> [Problem to solve]: Please print only the top portion of the entries below, ending with the line that contains "Let a = -588833245/96 and b = 343/16.", exactly as written.

Saved data entries
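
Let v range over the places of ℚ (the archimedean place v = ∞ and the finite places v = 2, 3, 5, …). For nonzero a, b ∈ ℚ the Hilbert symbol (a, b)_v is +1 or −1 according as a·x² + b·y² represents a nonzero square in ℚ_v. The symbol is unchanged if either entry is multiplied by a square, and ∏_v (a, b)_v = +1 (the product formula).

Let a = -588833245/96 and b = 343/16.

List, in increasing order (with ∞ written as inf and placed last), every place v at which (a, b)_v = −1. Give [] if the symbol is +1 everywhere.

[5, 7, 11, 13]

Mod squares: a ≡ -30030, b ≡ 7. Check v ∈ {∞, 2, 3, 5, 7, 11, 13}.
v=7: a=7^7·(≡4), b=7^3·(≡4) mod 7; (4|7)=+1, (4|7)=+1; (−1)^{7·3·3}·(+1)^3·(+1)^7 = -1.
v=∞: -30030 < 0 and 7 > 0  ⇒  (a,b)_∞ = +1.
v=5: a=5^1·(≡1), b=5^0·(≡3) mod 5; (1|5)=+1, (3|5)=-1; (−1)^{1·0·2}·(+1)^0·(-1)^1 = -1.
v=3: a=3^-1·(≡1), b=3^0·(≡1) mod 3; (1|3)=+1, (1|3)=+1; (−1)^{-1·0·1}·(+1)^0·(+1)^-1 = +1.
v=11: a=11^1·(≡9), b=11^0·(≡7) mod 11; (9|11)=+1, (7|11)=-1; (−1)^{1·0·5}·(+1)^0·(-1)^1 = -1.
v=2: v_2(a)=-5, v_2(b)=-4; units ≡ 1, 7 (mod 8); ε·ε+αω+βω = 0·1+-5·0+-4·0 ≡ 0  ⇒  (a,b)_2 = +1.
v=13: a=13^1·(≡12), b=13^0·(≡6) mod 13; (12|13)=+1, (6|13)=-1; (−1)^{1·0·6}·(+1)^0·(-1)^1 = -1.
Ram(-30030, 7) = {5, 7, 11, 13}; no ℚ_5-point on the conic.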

> [Exercise solution]:
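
Let v range over the places of ℚ (the archimedean place v = ∞ and the finite places v = 2, 3, 5, …). For nonzero a, b ∈ ℚ the Hilbert symbol (a, b)_v is +1 or −1 according as a·x² + b·y² represents a nonzero square in ℚ_v. The symbol is unchanged if either entry is multiplied by a square, and ∏_v (a, b)_v = +1 (the product formula).

Let a = -588833245/96 and b = 343/16.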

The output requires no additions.